Problem statement: Extract all data as written.
··· The data ···
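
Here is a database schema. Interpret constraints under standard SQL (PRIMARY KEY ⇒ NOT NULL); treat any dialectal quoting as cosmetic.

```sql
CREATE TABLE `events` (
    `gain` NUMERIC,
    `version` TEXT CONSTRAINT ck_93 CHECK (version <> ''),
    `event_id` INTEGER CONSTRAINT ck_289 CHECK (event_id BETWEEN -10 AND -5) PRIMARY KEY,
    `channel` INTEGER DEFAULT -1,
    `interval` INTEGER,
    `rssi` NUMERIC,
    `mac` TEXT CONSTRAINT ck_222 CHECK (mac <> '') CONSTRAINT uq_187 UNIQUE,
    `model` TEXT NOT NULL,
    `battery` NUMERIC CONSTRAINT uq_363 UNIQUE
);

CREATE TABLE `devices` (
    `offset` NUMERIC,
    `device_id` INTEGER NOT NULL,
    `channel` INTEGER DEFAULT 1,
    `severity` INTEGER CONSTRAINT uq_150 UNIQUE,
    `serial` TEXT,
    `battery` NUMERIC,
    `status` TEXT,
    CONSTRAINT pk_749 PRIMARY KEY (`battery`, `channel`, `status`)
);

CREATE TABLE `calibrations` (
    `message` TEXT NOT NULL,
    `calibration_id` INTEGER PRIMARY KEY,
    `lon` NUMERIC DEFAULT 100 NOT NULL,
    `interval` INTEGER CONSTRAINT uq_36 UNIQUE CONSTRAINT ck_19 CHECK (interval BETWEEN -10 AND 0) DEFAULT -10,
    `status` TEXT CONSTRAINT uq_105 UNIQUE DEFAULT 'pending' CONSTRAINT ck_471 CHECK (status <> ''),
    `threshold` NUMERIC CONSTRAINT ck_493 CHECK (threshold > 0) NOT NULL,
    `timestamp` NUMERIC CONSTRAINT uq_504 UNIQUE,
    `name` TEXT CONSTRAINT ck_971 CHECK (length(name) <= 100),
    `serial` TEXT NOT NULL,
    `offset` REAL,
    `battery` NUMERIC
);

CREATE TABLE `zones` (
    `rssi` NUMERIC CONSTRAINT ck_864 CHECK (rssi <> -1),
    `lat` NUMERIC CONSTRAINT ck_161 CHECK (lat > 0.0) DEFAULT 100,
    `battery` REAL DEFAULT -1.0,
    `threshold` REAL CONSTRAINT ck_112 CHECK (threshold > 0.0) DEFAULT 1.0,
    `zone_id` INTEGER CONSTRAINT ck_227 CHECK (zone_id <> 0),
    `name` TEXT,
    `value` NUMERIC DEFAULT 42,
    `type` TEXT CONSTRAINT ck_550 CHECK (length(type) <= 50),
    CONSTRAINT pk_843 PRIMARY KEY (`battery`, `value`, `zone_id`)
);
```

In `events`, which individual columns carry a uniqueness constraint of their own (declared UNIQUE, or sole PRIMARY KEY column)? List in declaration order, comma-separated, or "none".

event_id, mac, battery

- gain: no UNIQUE or single-column PK constraint.
- version: no UNIQUE or single-column PK constraint.
- event_id: single-column PRIMARY KEY → unique.
- channel: no UNIQUE or single-column PK constraint.
- interval: no UNIQUE or single-column PK constraint.
- rssi: no UNIQUE or single-column PK constraint.
- mac: declared UNIQUE → unique.
- model: no UNIQUE or single-column PK constraint.
- battery: declared UNIQUE → unique.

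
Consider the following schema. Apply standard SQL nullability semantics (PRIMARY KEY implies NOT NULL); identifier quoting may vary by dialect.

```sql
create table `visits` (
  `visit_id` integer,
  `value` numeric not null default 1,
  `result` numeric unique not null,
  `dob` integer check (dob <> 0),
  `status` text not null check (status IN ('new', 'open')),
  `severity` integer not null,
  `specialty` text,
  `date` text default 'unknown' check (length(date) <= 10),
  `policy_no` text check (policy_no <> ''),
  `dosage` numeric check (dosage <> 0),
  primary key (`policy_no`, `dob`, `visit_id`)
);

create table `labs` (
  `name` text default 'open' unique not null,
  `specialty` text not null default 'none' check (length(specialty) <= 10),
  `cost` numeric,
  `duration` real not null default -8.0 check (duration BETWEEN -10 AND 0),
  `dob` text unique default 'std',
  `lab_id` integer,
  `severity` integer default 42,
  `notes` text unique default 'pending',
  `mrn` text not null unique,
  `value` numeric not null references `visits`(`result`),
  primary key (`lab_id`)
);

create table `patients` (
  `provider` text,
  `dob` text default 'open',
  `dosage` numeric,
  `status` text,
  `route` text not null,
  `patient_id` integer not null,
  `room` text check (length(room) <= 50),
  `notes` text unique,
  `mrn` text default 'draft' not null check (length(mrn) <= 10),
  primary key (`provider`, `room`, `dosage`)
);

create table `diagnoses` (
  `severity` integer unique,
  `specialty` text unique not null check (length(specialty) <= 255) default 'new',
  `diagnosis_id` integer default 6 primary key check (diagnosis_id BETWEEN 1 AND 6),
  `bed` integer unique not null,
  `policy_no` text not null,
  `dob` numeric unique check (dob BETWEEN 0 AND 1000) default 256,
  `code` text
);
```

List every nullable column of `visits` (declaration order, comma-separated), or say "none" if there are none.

- visit_id: part of the PRIMARY KEY, which implies NOT NULL → not nullable.
- value: declared NOT NULL → not nullable.
- result: declared NOT NULL → not nullable.
- dob: part of the PRIMARY KEY, which implies NOT NULL → not nullable.
- status: declared NOT NULL → not nullable.
- severity: declared NOT NULL → not nullable.
- specialty: no NOT NULL constraint applies → nullable.
- date: CHECK does not forbid NULL (a CHECK constraint passes when its expression is NULL) → nullable.
- policy_no: part of the PRIMARY KEY, which implies NOT NULL → not nullable.
- dosage: CHECK does not forbid NULL (a CHECK constraint passes when its expression is NULL) → nullable.

specialty, date, dosage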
···
Result for this task:
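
Here is a database schema. Interpret constraints under standard SQL (PRIMARY KEY ⇒ NOT NULL); treat any dialectal quoting as cosmetic.

```sql
CREATE TABLE `events` (
    `gain` NUMERIC,
    `version` TEXT CONSTRAINT ck_93 CHECK (version <> ''),
    `event_id` INTEGER CONSTRAINT ck_289 CHECK (event_id BETWEEN -10 AND -5) PRIMARY KEY,
    `channel` INTEGER DEFAULT -1,
    `interval` INTEGER,
    `rssi` NUMERIC,
    `mac` TEXT CONSTRAINT ck_222 CHECK (mac <> '') CONSTRAINT uq_187 UNIQUE,
    `model` TEXT NOT NULL,
    `battery` NUMERIC CONSTRAINT uq_363 UNIQUE
);

CREATE TABLE `devices` (
    `offset` NUMERIC,
    `device_id` INTEGER NOT NULL,
    `channel` INTEGER DEFAULT 1,
    `severity` INTEGER CONSTRAINT uq_150 UNIQUE,
    `serial` TEXT,
    `battery` NUMERIC,
    `status` TEXT,
    CONSTRAINT pk_749 PRIMARY KEY (`battery`, `channel`, `status`)
);

CREATE TABLE `calibrations` (
    `message` TEXT NOT NULL,
    `calibration_id` INTEGER PRIMARY KEY,
    `lon` NUMERIC DEFAULT 100 NOT NULL,
    `interval` INTEGER CONSTRAINT uq_36 UNIQUE CONSTRAINT ck_19 CHECK (interval BETWEEN -10 AND 0) DEFAULT -10,
    `status` TEXT CONSTRAINT uq_105 UNIQUE DEFAULT 'pending' CONSTRAINT ck_471 CHECK (status <> ''),
    `threshold` NUMERIC CONSTRAINT ck_493 CHECK (threshold > 0) NOT NULL,
    `timestamp` NUMERIC CONSTRAINT uq_504 UNIQUE,
    `name` TEXT CONSTRAINT ck_971 CHECK (length(name) <= 100),
    `serial` TEXT NOT NULL,
    `offset` REAL,
    `battery` NUMERIC
);

CREATE TABLE `zones` (
    `rssi` NUMERIC CONSTRAINT ck_864 CHECK (rssi <> -1),
    `lat` NUMERIC CONSTRAINT ck_161 CHECK (lat > 0.0) DEFAULT 100,
    `battery` REAL DEFAULT -1.0,
    `threshold` REAL CONSTRAINT ck_112 CHECK (threshold > 0.0) DEFAULT 1.0,
    `zone_id` INTEGER CONSTRAINT ck_227 CHECK (zone_id <> 0),
    `name` TEXT,
    `value` NUMERIC DEFAULT 42,
    `type` TEXT CONSTRAINT ck_550 CHECK (length(type) <= 50),
    CONSTRAINT pk_843 PRIMARY KEY (`battery`, `value`, `zone_id`)
);
```

In `events`, which individual columns carry a uniqueness constraint of their own (declared UNIQUE, or sole PRIMARY KEY column)? List in declaration order, comma-separated, or "none".

event_id, mac, battery

- gain: no UNIQUE or single-column PK constraint.
- version: no UNIQUE or single-column PK constraint.
- event_id: single-column PRIMARY KEY → unique.
- channel: no UNIQUE or single-column PK constraint.
- interval: no UNIQUE or single-column PK constraint.
- rssi: no UNIQUE or single-column PK constraint.
- mac: declared UNIQUE → unique.
- model: no UNIQUE or single-column PK constraint.
- battery: declared UNIQUE → unique.

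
Consider the following schema. Apply standard SQL nullability semantics (PRIMARY KEY implies NOT NULL); identifier quoting may vary by dialect.

```sql
create table `visits` (
  `visit_id` integer,
  `value` numeric not null default 1,
  `result` numeric unique not null,
  `dob` integer check (dob <> 0),
  `status` text not null check (status IN ('new', 'open')),
  `severity` integer not null,
  `specialty` text,
  `date` text default 'unknown' check (length(date) <= 10),
  `policy_no` text check (policy_no <> ''),
  `dosage` numeric check (dosage <> 0),
  primary key (`policy_no`, `dob`, `visit_id`)
);

create table `labs` (
  `name` text default 'open' unique not null,
  `specialty` text not null default 'none' check (length(specialty) <= 10),
  `cost` numeric,
  `duration` real not null default -8.0 check (duration BETWEEN -10 AND 0),
  `dob` text unique default 'std',
  `lab_id` integer,
  `severity` integer default 42,
  `notes` text unique default 'pending',
  `mrn` text not null unique,
  `value` numeric not null references `visits`(`result`),
  primary key (`lab_id`)
);

create table `patients` (
  `provider` text,
  `dob` text default 'open',
  `dosage` numeric,
  `status` text,
  `route` text not null,
  `patient_id` integer not null,
  `room` text check (length(room) <= 50),
  `notes` text unique,
  `mrn` text default 'draft' not null check (length(mrn) <= 10),
  primary key (`provider`, `room`, `dosage`)
);

create table `diagnoses` (
  `severity` integer unique,
  `specialty` text unique not null check (length(specialty) <= 255) default 'new',
  `diagnosis_id` integer default 6 primary key check (diagnosis_id BETWEEN 1 AND 6),
  `bed` integer unique not null,
  `policy_no` text not null,
  `dob` numeric unique check (dob BETWEEN 0 AND 1000) default 256,
  `code` text
);
```

List every nullable column of `visits` (declaration order, comma-separated), or say "none" if there are none.

- visit_id: part of the PRIMARY KEY, which implies NOT NULL → not nullable.
- value: declared NOT NULL → not nullable.
- result: declared NOT NULL → not nullable.
- dob: part of the PRIMARY KEY, which implies NOT NULL → not nullable.
- status: declared NOT NULL → not nullable.
- severity: declared NOT NULL → not nullable.
- specialty: no NOT NULL constraint applies → nullable.
- date: CHECK does not forbid NULL (a CHECK constraint passes when its expression is NULL) → nullable.
- policy_no: part of the PRIMARY KEY, which implies NOT NULL → not nullable.
- dosage: CHECK does not forbid NULL (a CHECK constraint passes when its expression is NULL) → nullable.

specialty, date, dosage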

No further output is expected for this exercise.